>>>>>

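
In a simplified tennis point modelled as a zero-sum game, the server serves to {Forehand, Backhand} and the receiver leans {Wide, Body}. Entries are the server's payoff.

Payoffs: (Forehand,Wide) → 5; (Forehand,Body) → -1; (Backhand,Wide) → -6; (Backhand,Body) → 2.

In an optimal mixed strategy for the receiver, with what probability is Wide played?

3/14

Row minima: Forehand → -1, Backhand → -6; maximin = -1.
Column maxima: Wide → 5, Body → 2; minimax = 2.
-1 ≠ 2, so there is no saddle point; optimal play is mixed.
Let the server play Forehand with probability p. Expected payoff against Wide: 5p + (-6)(1−p) = 11p − 6; against Body: (-1)p + 2(1−p) = −3p + 2.
Setting these equal: 11p − 6 = −3p + 2 ⇒ 14p = 8 ⇒ p = 4/7, and the value is (11)·(4/7) − 6 = 2/7.
For the receiver: with q = P(Wide), equating Forehand's and Backhand's payoffs gives 6q − 1 = −8q + 2 ⇒ q = 3/14.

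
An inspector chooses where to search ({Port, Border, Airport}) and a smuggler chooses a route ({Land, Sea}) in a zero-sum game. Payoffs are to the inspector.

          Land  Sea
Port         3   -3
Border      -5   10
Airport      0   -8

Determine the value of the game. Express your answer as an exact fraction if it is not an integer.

5/7

Row minima: Port → -3, Border → -5, Airport → -8; maximin = -3.
Column maxima: Land → 3, Sea → 10; minimax = 3.
-3 ≠ 3, so there is no saddle point; optimal play is mixed.
Airport is strictly dominated by Port, so the inspector never plays it.
On the remaining 2×2 (Port, Border vs Land, Sea):
Let the inspector play Port with probability p. Expected payoff against Land: 3p + (-5)(1−p) = 8p − 5; against Sea: (-3)p + 10(1−p) = −13p + 10.
Setting these equal: 8p − 5 = −13p + 10 ⇒ 21p = 15 ⇒ p = 5/7, and the value is (8)·(5/7) − 5 = 5/7.
For the smuggler: with q = P(Land), equating Port's and Border's payoffs gives 6q − 3 = −15q + 10 ⇒ q = 13/21.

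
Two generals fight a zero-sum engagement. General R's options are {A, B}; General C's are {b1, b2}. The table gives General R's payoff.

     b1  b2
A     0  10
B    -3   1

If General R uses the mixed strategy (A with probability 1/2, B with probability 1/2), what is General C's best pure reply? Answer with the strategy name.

If General C plays b1, General R's expected payoff is (1/2)·0 + (1/2)·(-3) = -3/2.
If General C plays b2, General R's expected payoff is (1/2)·10 + (1/2)·1 = 11/2.
General C minimizes General R's payoff; the smallest is -3/2, so the best response is b1.

b1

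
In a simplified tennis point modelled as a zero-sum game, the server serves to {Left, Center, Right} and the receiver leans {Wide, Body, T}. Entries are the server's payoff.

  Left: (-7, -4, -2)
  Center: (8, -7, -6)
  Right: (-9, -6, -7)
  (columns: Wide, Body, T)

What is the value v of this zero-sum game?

Row minima: Left → -7, Center → -7, Right → -9; maximin = -7.
Column maxima: Wide → 8, Body → -4, T → -2; minimax = -4.
-7 ≠ -4, so there is no saddle point; optimal play is mixed.
Right is strictly dominated by Left, so the server never plays it.
With Right eliminated, T is strictly dominated by Body (it gives the server strictly more in every remaining row), so the receiver never plays it.
On the remaining 2×2 (Left, Center vs Wide, Body):
Let the server play Left with probability p. Expected payoff against Wide: (-7)p + 8(1−p) = −15p + 8; against Body: (-4)p + (-7)(1−p) = 3p − 7.
Setting these equal: −15p + 8 = 3p − 7 ⇒ −18p = -15 ⇒ p = 5/6, and the value is (-15)·(5/6) + 8 = -9/2.
For the receiver: with q = P(Wide), equating Left's and Center's payoffs gives −3q − 4 = 15q − 7 ⇒ q = 1/6.

-9/2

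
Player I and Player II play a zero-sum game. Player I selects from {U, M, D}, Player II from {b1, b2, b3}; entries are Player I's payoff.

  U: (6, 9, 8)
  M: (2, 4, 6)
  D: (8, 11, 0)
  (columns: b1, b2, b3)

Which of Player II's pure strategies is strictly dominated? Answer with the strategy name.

b2

b1 holds Player I's payoff strictly below b2 in every row: 6 < 9, 2 < 4, 8 < 11.
So b2 is strictly dominated for Player II.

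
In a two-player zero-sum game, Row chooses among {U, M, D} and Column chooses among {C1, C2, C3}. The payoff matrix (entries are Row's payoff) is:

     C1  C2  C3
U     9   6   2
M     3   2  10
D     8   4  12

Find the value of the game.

16/3

Row minima: U → 2, M → 2, D → 4; maximin = 4.
Column maxima: C1 → 9, C2 → 6, C3 → 12; minimax = 6.
4 ≠ 6, so there is no saddle point; optimal play is mixed.
M is strictly dominated by D, so Row never plays it.
C1 is strictly dominated by C2 (it gives Row strictly more in every row), so Column never plays it.
On the remaining 2×2 (U, D vs C2, C3):
Let Row play U with probability p. Expected payoff against C2: 6p + 4(1−p) = 2p + 4; against C3: 2p + 12(1−p) = −10p + 12.
Setting these equal: 2p + 4 = −10p + 12 ⇒ 12p = 8 ⇒ p = 2/3, and the value is (2)·(2/3) + 4 = 16/3.
For Column: with q = P(C2), equating U's and D's payoffs gives 4q + 2 = −8q + 12 ⇒ q = 5/6.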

<<<<<

Copy from the entries only those lines that hold the word "chooses".

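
An inspector chooses where to search ({Port, Border, Airport}) and a smuggler chooses a route ({Land, Sea}) in a zero-sum game. Payoffs are to the inspector.
In a two-player zero-sum game, Row chooses among {U, M, D} and Column chooses among {C1, C2, C3}. The payoff matrix (entries are Row's payoff) is: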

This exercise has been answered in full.